• DIRECTIONS FOR THIS TASK
All lines from the one containing "The finding 'seal-flush" through the end of the entries below should appear in the answer exactly, with no others.

★ ★ ★

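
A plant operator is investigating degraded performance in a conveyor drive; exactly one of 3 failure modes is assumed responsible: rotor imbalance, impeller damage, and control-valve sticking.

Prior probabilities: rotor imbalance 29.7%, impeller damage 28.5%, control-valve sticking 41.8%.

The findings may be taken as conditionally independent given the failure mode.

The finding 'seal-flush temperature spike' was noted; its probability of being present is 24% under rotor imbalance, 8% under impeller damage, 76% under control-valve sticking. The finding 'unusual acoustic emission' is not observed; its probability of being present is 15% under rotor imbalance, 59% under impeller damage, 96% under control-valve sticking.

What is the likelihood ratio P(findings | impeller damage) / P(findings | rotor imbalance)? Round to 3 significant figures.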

★ ★ ★

• ANSWER SPACE
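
The finding 'seal-flush temperature spike' was noted; its probability of being present is 24% under rotor imbalance, 8% under impeller damage, 76% under control-valve sticking. The finding 'unusual acoustic emission' is not observed; its probability of being present is 15% under rotor imbalance, 59% under impeller damage, 96% under control-valve sticking.

What is the likelihood ratio P(findings | impeller damage) / P(findings | rotor imbalance)? Round to 3 significant figures.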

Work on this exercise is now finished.